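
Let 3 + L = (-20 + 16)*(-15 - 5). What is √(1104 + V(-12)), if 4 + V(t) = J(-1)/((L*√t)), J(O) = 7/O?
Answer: √(4791600 + 66*I*√3)/66 ≈ 33.166 + 0.00039563*I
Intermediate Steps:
L = 77 (L = -3 + (-20 + 16)*(-15 - 5) = -3 - 4*(-20) = -3 + 80 = 77)
V(t) = -4 - 1/(11*√t) (V(t) = -4 + (7/(-1))/((77*√t)) = -4 + (7*(-1))*(1/(77*√t)) = -4 - 1/(11*√t))
√(1104 + V(-12)) = √(1104 + (-4 - (-1)*I*√3/66)) = √(1104 + (-4 + I*√3/66)) = √(1100 + I*√3/66)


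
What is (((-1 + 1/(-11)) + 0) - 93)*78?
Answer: -80730/11 ≈ -7339.1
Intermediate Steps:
(((-1 + 1/(-11)) + 0) - 93)*78 = (((-1 - 1/11) + 0) - 93)*78 = ((-12/11 + 0) - 93)*78 = (-12/11 - 93)*78 = -1035/11*78 = -80730/11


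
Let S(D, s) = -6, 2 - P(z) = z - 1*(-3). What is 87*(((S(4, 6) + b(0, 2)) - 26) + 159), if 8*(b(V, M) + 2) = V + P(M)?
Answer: 86739/8 ≈ 10842.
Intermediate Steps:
P(z) = -1 - z (P(z) = 2 - (z - 1*(-3)) = 2 - (z + 3) = 2 - (3 + z) = 2 + (-3 - z) = -1 - z)
b(V, M) = -17/8 - M/8 + V/8 (b(V, M) = -2 + (V + (-1 - M))/8 = -2 + (-1 + V - M)/8 = -2 + (-1/8 - M/8 + V/8) = -17/8 - M/8 + V/8)
87*(((S(4, 6) + b(0, 2)) - 26) + 159) = 87*(((-6 + (-17/8 - 1/8*2 + (1/8)*0)) - 26) + 159) = 87*(((-6 + (-17/8 - 1/4 + 0)) - 26) + 159) = 87*(((-6 - 19/8) - 26) + 159) = 87*((-67/8 - 26) + 159) = 87*(-275/8 + 159) = 87*(997/8) = 86739/8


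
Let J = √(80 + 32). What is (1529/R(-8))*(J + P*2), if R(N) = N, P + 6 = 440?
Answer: -331793/2 - 1529*√7/2 ≈ -1.6792e+5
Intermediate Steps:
P = 434 (P = -6 + 440 = 434)
J = 4*√7 (J = √112 = 4*√7 ≈ 10.583)
(1529/R(-8))*(J + P*2) = (1529/(-8))*(4*√7 + 434*2) = (1529*(-⅛))*(4*√7 + 868) = -1529*(868 + 4*√7)/8 = -331793/2 - 1529*√7/2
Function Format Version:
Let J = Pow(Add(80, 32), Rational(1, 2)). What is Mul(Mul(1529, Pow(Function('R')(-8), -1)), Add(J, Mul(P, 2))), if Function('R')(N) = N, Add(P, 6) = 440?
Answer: Add(Rational(-331793, 2), Mul(Rational(-1529, 2), Pow(7, Rational(1, 2)))) ≈ -1.6792e+5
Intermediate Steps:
P = 434 (P = Add(-6, 440) = 434)
J = Mul(4, Pow(7, Rational(1, 2))) (J = Pow(112, Rational(1, 2)) = Mul(4, Pow(7, Rational(1, 2))) ≈ 10.583)
Mul(Mul(1529, Pow(Function('R')(-8), -1)), Add(J, Mul(P, 2))) = Mul(Mul(1529, Pow(-8, -1)), Add(Mul(4, Pow(7, Rational(1, 2))), Mul(434, 2))) = Mul(Mul(1529, Rational(-1, 8)), Add(Mul(4, Pow(7, Rational(1, 2))), 868)) = Mul(Rational(-1529, 8), Add(868, Mul(4, Pow(7, Rational(1, 2))))) = Add(Rational(-331793, 2), Mul(Rational(-1529, 2), Pow(7, Rational(1, 2))))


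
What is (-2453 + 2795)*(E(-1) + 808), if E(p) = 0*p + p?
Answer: 275994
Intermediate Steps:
E(p) = p (E(p) = 0 + p = p)
(-2453 + 2795)*(E(-1) + 808) = (-2453 + 2795)*(-1 + 808) = 342*807 = 275994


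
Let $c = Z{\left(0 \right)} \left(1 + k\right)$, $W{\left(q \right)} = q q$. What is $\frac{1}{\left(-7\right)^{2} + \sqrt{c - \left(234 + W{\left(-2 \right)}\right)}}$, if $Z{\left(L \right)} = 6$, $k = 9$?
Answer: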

......

TASK REQUIREMENTS: Extract every line above containing the word "What".

EXERCISE SOLUTION:
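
Let 3 + L = (-20 + 16)*(-15 - 5). What is √(1104 + V(-12)), if 4 + V(t) = J(-1)/((L*√t)), J(O) = 7/O?
What is (((-1 + 1/(-11)) + 0) - 93)*78?
Let S(D, s) = -6, 2 - P(z) = z - 1*(-3). What is 87*(((S(4, 6) + b(0, 2)) - 26) + 159), if 8*(b(V, M) + 2) = V + P(M)?
Let J = √(80 + 32). What is (1529/R(-8))*(J + P*2), if R(N) = N, P + 6 = 440?
Let J = Pow(Add(80, 32), Rational(1, 2)). What is Mul(Mul(1529, Pow(Function('R')(-8), -1)), Add(J, Mul(P, 2))), if Function('R')(N) = N, Add(P, 6) = 440?
What is (-2453 + 2795)*(E(-1) + 808), if E(p) = 0*p + p?
Let $c = Z{\left(0 \right)} \left(1 + k\right)$, $W{\left(q \right)} = q q$. What is $\frac{1}{\left(-7\right)^{2} + \sqrt{c - \left(234 + W{\left(-2 \right)}\right)}}$, if $Z{\left(L \right)} = 6$, $k = 9$?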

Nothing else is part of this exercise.